# DATASET EXTRACT
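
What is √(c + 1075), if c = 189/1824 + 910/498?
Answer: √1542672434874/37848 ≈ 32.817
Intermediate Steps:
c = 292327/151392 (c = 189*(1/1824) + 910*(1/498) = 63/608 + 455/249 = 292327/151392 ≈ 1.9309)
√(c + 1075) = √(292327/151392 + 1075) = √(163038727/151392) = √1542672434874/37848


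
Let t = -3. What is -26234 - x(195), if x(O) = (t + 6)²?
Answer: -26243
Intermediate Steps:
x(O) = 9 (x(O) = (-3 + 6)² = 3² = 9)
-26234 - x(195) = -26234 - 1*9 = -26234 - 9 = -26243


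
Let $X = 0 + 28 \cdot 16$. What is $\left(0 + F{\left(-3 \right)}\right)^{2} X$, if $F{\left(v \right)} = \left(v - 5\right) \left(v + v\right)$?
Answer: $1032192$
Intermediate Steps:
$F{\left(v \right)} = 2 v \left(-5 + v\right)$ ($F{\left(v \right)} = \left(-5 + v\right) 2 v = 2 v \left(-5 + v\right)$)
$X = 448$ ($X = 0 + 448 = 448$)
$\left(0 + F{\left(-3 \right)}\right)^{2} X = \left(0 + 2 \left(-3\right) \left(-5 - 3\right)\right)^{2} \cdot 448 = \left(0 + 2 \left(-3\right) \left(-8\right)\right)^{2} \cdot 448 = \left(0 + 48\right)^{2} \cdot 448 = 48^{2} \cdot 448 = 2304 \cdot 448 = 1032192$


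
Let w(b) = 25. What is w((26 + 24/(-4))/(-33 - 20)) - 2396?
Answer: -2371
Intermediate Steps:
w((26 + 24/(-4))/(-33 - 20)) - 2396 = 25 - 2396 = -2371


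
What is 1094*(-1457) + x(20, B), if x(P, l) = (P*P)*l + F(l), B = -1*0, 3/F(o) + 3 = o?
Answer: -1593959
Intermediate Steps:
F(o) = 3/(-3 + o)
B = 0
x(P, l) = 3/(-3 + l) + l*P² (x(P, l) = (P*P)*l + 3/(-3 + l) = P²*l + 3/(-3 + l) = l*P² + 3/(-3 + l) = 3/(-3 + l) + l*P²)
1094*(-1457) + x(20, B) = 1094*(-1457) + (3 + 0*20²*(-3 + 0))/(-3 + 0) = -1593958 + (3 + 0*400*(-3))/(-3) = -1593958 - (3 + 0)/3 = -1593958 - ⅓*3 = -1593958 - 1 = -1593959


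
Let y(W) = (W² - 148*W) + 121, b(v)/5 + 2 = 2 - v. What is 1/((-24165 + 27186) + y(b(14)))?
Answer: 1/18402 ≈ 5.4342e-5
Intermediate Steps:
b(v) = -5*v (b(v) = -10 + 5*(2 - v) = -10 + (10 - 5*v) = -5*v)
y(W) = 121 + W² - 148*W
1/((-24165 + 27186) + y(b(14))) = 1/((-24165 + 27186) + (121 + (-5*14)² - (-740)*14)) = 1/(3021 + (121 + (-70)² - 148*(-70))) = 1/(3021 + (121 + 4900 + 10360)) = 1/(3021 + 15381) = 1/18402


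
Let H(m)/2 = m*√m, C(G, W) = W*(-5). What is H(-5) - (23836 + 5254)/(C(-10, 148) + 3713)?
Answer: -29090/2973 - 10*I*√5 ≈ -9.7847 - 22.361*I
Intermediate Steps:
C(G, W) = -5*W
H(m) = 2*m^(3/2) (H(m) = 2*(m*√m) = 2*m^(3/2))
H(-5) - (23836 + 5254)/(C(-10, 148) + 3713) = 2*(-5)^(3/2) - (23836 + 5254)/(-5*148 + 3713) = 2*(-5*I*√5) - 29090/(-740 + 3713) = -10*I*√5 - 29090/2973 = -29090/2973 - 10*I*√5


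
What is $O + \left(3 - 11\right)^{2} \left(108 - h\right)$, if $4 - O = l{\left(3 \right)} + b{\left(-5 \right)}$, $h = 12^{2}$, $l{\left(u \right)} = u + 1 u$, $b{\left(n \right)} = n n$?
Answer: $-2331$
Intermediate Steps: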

---

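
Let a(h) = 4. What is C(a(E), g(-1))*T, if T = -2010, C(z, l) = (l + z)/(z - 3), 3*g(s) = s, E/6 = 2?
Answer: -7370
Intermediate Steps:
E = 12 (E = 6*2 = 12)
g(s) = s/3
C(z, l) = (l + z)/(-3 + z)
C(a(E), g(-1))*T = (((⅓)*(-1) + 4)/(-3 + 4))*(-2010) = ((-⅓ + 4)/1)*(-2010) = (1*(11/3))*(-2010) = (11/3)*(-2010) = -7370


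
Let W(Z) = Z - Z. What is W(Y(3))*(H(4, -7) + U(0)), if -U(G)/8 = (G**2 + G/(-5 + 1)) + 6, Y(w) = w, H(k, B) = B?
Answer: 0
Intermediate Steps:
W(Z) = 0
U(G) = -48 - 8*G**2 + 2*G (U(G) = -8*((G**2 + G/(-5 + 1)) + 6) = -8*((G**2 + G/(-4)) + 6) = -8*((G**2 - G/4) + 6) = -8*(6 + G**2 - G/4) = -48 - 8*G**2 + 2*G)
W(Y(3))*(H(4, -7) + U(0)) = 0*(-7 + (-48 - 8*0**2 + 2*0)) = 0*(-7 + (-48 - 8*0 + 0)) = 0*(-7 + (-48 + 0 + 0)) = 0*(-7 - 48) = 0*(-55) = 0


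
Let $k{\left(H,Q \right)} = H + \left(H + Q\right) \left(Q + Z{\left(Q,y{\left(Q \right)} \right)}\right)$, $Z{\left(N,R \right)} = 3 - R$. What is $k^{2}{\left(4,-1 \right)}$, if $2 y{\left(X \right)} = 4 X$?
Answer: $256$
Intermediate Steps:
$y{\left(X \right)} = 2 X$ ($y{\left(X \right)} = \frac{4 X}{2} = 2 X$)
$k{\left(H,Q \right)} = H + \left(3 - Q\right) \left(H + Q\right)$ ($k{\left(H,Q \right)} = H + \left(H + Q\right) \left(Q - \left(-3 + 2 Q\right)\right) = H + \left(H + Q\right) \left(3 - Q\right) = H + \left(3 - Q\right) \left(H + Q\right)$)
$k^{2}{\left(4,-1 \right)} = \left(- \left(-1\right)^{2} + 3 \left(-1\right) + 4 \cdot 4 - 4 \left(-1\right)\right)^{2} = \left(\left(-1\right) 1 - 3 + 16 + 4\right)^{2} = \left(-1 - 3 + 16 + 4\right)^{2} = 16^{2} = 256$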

# BRIEF
Please give back exactly the lines of this listing beginning at the line with "What is √(c" and ending with the line with "Answer: $1032192$", both included, and nothing else.

# REPLY TO THE TASK
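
What is √(c + 1075), if c = 189/1824 + 910/498?
Answer: √1542672434874/37848 ≈ 32.817
Intermediate Steps:
c = 292327/151392 (c = 189*(1/1824) + 910*(1/498) = 63/608 + 455/249 = 292327/151392 ≈ 1.9309)
√(c + 1075) = √(292327/151392 + 1075) = √(163038727/151392) = √1542672434874/37848


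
Let t = -3. What is -26234 - x(195), if x(O) = (t + 6)²?
Answer: -26243
Intermediate Steps:
x(O) = 9 (x(O) = (-3 + 6)² = 3² = 9)
-26234 - x(195) = -26234 - 1*9 = -26234 - 9 = -26243


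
Let $X = 0 + 28 \cdot 16$. What is $\left(0 + F{\left(-3 \right)}\right)^{2} X$, if $F{\left(v \right)} = \left(v - 5\right) \left(v + v\right)$?
Answer: $1032192$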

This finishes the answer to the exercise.